Exercise instructions: Output only the stretch of the listing that starts at the line containing "- track 8: duration 13 min, value 14 pts" and ends at the line containing "- rug: cost $2, value 30 util", reproduced exactly with both ends.

Input material:

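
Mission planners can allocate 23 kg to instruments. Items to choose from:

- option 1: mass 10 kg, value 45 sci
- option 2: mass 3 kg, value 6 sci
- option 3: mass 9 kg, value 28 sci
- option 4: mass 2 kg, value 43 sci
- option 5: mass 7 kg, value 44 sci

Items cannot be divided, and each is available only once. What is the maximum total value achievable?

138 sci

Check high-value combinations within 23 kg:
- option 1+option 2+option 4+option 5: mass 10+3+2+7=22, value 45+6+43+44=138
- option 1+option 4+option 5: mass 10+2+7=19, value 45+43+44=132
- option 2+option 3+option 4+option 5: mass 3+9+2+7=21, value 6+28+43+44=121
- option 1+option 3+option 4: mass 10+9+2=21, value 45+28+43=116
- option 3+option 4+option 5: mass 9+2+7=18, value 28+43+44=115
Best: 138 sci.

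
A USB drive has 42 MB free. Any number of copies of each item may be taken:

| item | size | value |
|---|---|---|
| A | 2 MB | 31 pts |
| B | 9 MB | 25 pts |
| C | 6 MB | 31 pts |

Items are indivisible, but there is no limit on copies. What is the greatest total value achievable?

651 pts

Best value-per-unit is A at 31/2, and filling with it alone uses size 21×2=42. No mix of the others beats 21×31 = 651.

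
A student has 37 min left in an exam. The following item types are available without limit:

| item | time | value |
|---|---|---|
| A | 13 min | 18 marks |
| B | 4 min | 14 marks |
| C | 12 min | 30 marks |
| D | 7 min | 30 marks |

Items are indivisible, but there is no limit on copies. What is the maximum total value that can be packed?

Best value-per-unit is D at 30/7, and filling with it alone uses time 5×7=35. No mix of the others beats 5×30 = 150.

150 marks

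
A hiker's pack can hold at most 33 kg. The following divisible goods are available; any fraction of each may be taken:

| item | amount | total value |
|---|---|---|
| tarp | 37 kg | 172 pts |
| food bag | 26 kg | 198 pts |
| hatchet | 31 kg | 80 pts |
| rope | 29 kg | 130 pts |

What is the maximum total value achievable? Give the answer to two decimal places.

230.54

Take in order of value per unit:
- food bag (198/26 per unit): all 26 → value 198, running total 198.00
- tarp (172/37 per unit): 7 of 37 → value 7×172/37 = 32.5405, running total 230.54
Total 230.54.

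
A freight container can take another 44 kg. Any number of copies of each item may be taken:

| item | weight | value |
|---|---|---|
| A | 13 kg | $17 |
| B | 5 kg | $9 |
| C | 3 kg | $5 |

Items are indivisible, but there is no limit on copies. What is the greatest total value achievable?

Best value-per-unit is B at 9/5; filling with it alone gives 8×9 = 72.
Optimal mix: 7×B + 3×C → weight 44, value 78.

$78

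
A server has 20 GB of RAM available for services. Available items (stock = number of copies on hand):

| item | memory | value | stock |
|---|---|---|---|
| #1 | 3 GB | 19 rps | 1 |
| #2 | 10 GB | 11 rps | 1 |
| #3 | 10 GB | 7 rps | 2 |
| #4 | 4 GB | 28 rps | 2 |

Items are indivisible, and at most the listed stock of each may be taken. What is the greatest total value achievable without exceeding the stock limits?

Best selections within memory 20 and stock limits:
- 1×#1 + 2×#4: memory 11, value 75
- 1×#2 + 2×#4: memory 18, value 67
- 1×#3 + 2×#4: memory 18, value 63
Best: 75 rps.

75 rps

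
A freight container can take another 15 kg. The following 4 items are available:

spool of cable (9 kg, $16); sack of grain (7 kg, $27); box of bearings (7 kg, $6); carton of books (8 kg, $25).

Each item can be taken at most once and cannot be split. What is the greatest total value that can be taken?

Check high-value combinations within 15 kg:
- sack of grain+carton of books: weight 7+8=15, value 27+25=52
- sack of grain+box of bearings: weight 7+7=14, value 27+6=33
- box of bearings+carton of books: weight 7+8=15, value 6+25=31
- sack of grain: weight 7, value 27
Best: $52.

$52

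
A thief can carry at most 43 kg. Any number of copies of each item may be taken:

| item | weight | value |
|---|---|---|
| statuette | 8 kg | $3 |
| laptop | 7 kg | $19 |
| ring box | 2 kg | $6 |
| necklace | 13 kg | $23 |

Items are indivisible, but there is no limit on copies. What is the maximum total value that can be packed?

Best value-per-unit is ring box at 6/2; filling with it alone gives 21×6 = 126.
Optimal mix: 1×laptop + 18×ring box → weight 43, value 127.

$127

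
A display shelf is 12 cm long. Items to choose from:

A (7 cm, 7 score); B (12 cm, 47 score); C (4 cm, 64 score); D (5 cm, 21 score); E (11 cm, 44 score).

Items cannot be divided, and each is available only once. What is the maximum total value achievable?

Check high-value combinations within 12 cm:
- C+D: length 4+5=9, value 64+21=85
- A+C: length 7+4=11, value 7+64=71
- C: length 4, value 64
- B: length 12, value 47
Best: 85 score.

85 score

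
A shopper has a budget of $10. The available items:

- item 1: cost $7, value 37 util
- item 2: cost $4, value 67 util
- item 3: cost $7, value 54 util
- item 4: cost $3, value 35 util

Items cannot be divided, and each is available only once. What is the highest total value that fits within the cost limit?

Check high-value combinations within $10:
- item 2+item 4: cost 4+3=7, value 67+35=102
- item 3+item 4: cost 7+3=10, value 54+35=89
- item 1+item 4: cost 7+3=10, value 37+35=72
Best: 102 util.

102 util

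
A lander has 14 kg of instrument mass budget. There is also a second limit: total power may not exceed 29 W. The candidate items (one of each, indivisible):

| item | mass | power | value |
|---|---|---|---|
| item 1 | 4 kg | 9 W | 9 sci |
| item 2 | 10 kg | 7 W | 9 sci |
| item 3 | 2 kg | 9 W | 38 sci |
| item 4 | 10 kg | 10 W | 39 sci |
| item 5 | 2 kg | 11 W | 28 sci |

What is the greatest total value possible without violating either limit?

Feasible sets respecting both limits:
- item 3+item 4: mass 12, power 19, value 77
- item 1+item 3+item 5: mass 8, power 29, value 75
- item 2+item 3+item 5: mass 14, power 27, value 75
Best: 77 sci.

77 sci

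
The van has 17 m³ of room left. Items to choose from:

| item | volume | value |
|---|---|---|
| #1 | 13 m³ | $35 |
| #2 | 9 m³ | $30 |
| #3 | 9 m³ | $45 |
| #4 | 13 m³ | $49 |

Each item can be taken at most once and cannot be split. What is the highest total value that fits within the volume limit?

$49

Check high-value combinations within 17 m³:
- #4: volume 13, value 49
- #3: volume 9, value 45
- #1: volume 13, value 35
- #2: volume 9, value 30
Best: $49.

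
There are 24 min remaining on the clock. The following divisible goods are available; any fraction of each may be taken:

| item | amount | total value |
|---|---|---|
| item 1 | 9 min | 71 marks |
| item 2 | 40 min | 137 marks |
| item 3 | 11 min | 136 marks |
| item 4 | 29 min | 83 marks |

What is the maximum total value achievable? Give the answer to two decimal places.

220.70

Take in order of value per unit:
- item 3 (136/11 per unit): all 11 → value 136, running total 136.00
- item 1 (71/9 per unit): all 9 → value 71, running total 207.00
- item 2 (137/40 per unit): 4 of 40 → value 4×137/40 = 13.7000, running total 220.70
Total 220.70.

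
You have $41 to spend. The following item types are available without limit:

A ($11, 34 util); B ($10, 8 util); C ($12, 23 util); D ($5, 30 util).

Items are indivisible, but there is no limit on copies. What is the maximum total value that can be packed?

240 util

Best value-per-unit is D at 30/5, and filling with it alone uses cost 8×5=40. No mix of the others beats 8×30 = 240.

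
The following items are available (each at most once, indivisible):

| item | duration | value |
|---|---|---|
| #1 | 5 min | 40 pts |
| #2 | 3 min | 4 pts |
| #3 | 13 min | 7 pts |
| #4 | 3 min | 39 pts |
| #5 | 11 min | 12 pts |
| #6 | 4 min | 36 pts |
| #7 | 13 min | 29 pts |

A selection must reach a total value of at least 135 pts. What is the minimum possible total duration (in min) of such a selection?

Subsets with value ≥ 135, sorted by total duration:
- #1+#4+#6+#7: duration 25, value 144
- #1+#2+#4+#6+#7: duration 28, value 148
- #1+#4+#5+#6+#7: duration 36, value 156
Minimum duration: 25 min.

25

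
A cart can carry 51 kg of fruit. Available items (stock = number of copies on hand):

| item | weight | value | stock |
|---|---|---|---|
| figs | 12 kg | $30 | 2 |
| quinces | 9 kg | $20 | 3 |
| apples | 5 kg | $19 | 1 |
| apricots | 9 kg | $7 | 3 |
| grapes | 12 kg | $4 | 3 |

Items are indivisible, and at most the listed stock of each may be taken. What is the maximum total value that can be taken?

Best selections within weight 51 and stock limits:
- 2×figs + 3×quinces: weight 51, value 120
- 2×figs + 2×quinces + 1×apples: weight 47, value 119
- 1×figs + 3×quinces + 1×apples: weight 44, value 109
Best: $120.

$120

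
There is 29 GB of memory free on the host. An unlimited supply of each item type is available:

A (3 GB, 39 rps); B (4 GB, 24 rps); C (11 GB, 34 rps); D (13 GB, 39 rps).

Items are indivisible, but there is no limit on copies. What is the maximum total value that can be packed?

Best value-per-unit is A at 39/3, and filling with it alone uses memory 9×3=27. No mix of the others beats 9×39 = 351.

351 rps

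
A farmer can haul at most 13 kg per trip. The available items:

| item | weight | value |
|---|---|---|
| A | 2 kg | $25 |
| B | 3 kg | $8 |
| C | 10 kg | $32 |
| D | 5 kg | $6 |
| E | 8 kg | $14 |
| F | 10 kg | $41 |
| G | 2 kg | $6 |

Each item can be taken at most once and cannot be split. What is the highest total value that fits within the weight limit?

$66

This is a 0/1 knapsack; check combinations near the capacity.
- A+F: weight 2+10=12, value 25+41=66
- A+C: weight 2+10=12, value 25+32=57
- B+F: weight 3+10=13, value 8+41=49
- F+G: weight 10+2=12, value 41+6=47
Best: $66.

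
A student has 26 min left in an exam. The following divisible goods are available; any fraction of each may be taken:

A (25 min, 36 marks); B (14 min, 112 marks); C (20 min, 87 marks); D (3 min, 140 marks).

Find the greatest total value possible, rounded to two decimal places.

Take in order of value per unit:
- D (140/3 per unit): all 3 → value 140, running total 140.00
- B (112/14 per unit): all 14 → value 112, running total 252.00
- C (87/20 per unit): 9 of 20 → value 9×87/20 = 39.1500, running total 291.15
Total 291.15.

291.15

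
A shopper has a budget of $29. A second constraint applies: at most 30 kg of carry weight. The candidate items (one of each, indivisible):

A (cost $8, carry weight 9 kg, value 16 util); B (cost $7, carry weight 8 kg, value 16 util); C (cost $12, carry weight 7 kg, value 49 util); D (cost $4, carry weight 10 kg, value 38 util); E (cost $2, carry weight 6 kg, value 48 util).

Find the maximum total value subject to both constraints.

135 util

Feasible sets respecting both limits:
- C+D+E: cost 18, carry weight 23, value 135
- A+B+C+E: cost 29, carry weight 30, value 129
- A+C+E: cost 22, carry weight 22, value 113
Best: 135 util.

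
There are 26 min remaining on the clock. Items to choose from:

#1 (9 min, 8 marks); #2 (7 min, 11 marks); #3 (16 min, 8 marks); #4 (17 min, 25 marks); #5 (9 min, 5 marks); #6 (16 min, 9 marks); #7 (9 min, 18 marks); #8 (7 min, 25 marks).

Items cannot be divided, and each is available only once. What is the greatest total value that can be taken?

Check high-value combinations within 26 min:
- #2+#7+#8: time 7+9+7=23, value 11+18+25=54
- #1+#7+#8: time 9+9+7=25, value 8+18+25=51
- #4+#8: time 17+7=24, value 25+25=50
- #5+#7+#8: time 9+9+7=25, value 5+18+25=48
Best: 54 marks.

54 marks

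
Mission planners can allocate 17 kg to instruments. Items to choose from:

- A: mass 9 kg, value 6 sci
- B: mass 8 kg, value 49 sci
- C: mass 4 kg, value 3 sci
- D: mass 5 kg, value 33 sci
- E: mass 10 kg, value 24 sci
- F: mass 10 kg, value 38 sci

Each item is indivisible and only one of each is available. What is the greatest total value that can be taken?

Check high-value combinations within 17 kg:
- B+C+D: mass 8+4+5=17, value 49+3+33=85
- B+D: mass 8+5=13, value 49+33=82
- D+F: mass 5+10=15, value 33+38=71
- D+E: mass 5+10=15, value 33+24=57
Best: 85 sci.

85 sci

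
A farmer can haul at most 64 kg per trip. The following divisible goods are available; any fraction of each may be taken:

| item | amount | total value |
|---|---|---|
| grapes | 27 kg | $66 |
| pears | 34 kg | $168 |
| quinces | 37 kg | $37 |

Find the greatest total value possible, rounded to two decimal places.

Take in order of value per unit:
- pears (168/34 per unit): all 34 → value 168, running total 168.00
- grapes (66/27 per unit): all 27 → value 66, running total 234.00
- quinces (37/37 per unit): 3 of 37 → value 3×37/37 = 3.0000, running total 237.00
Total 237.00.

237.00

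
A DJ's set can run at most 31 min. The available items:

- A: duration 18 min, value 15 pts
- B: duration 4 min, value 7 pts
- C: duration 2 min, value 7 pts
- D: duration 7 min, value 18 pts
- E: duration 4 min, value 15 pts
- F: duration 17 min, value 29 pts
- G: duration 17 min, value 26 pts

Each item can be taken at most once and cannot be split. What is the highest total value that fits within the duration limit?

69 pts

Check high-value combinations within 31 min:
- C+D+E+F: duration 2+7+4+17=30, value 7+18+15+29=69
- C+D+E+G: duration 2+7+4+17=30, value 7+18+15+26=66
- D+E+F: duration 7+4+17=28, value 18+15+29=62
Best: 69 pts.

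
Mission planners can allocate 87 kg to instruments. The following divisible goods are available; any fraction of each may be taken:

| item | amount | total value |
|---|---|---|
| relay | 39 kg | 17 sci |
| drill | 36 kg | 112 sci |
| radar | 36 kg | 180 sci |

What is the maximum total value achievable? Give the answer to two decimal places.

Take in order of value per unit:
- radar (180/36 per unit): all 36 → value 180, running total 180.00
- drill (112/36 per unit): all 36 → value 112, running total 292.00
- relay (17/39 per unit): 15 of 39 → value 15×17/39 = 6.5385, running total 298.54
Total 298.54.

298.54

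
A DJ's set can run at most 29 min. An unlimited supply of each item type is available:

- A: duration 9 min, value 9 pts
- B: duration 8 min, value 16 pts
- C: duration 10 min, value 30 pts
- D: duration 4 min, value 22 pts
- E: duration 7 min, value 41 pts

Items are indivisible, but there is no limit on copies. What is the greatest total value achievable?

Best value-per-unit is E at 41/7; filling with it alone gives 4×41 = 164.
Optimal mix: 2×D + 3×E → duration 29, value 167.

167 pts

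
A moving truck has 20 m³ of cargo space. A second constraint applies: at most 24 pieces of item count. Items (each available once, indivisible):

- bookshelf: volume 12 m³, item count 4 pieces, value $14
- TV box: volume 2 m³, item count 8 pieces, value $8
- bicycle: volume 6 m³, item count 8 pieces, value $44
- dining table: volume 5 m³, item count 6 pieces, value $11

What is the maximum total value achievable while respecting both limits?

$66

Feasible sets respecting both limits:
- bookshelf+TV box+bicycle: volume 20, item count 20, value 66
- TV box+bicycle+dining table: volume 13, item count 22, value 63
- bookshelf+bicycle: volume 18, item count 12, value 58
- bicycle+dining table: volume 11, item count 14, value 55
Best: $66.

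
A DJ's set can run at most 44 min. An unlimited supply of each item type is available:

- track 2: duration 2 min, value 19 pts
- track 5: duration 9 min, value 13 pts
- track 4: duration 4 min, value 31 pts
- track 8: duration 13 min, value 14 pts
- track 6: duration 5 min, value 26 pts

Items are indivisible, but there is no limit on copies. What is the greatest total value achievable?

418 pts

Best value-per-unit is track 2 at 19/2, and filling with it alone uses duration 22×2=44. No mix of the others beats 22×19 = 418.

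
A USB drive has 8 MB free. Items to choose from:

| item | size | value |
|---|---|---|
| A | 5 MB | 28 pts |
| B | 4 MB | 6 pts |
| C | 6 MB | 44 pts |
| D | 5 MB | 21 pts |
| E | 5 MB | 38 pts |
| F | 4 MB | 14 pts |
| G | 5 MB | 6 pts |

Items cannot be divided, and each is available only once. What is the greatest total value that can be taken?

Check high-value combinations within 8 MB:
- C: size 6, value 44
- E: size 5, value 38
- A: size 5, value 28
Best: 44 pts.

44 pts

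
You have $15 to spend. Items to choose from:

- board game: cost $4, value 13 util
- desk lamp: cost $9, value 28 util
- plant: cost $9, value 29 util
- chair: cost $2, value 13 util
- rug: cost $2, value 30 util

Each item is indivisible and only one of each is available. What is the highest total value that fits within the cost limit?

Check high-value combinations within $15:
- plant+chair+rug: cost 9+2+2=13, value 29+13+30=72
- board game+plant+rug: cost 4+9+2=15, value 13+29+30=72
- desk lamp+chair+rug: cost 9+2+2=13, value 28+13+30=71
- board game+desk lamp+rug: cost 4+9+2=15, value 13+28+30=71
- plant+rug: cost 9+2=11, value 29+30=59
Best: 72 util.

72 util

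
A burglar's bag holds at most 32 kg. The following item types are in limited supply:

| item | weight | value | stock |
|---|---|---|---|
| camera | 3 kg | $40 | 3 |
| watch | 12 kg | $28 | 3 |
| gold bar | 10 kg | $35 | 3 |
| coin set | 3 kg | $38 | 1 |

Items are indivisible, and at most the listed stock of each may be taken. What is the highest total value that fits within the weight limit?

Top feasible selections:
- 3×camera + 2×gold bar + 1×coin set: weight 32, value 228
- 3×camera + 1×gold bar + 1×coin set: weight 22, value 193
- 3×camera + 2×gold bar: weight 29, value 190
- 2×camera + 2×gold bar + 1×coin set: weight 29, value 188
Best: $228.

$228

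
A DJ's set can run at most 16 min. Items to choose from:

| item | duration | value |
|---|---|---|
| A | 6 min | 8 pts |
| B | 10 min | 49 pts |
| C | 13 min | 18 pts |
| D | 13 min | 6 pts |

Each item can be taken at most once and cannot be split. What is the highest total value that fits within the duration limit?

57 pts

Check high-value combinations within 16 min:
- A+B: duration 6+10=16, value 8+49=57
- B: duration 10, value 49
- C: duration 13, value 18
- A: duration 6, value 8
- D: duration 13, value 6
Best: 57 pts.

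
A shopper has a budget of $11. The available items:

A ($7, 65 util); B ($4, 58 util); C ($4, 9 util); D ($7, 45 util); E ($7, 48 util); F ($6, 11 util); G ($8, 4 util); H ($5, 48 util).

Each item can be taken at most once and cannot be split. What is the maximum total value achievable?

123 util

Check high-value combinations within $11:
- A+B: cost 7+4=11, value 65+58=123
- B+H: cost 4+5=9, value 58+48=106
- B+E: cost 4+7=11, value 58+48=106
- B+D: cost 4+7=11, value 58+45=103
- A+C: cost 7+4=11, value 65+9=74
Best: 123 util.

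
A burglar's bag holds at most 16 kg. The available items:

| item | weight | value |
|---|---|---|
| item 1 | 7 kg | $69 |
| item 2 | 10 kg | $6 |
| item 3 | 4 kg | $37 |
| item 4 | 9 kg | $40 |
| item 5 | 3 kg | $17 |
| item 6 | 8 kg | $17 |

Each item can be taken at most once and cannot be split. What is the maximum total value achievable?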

Response for this exercise:
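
- track 8: duration 13 min, value 14 pts
- track 6: duration 5 min, value 26 pts

Items are indivisible, but there is no limit on copies. What is the greatest total value achievable?

418 pts

Best value-per-unit is track 2 at 19/2, and filling with it alone uses duration 22×2=44. No mix of the others beats 22×19 = 418.

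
A USB drive has 8 MB free. Items to choose from:

| item | size | value |
|---|---|---|
| A | 5 MB | 28 pts |
| B | 4 MB | 6 pts |
| C | 6 MB | 44 pts |
| D | 5 MB | 21 pts |
| E | 5 MB | 38 pts |
| F | 4 MB | 14 pts |
| G | 5 MB | 6 pts |

Items cannot be divided, and each is available only once. What is the greatest total value that can be taken?

Check high-value combinations within 8 MB:
- C: size 6, value 44
- E: size 5, value 38
- A: size 5, value 28
Best: 44 pts.

44 pts

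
You have $15 to spend. Items to choose from:

- board game: cost $4, value 13 util
- desk lamp: cost $9, value 28 util
- plant: cost $9, value 29 util
- chair: cost $2, value 13 util
- rug: cost $2, value 30 util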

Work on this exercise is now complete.